▶ [Stored data entries]:
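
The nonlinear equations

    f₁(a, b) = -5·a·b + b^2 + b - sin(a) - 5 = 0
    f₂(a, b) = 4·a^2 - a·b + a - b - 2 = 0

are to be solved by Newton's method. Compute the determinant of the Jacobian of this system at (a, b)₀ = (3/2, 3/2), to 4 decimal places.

59.1768

J = [[-5·b - cos(a), -5·a + 2·b + 1], [8·a - b + 1, -a - 1]].
At the point, J = [[-7.570737, -3.5000], [11.5000, -2.5000]].
det J = 59.1768.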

▶ [Required work]: The data must be printed verbatim, line by line.

▶ [Answer for the task]:
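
The nonlinear equations

    f₁(a, b) = -5·a·b + b^2 + b - sin(a) - 5 = 0
    f₂(a, b) = 4·a^2 - a·b + a - b - 2 = 0

are to be solved by Newton's method. Compute the determinant of the Jacobian of this system at (a, b)₀ = (3/2, 3/2), to 4 decimal places.

59.1768

J = [[-5·b - cos(a), -5·a + 2·b + 1], [8·a - b + 1, -a - 1]].
At the point, J = [[-7.570737, -3.5000], [11.5000, -2.5000]].
det J = 59.1768.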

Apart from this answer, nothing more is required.